### YOUR INSTRUCTIONS
Which of the lines in the data below contain the string "have"? Copy each of them.

Collected data:
- Opening Delimiter -
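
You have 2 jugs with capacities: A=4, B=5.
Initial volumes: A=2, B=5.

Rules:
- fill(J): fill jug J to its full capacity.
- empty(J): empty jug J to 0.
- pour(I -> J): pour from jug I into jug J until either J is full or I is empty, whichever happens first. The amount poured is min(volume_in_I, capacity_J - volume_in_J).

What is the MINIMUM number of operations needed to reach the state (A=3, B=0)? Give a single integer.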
- Closing Delimiter -
- Opening Delimiter -
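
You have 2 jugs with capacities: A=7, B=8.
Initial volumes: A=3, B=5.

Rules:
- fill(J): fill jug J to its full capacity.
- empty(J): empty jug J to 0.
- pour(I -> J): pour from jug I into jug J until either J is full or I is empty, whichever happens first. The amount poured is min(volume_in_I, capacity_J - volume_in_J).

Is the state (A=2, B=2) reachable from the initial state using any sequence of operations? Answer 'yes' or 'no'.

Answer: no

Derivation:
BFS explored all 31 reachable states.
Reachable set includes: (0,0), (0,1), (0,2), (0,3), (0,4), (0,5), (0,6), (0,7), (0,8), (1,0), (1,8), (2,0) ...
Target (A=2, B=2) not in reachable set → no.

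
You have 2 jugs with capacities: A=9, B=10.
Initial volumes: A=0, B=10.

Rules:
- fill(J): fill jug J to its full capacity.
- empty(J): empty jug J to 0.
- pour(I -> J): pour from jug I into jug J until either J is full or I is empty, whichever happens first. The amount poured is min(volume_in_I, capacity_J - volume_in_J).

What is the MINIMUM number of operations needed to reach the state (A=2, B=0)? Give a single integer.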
- Closing Delimiter -
- Opening Delimiter -
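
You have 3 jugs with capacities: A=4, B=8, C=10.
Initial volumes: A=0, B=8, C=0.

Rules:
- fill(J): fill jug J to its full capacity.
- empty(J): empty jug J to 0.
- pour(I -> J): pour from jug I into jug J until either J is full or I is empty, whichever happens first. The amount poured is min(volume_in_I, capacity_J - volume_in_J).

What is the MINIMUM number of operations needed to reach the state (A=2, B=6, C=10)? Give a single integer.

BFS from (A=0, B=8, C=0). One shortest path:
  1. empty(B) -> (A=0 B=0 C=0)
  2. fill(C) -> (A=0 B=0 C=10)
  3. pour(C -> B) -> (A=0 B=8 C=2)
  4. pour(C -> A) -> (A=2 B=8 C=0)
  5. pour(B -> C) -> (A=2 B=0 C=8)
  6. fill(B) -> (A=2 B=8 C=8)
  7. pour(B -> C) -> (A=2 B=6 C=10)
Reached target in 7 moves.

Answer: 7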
- Closing Delimiter -
### SOLUTION
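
You have 2 jugs with capacities: A=4, B=5.
You have 2 jugs with capacities: A=7, B=8.
You have 2 jugs with capacities: A=9, B=10.
You have 3 jugs with capacities: A=4, B=8, C=10.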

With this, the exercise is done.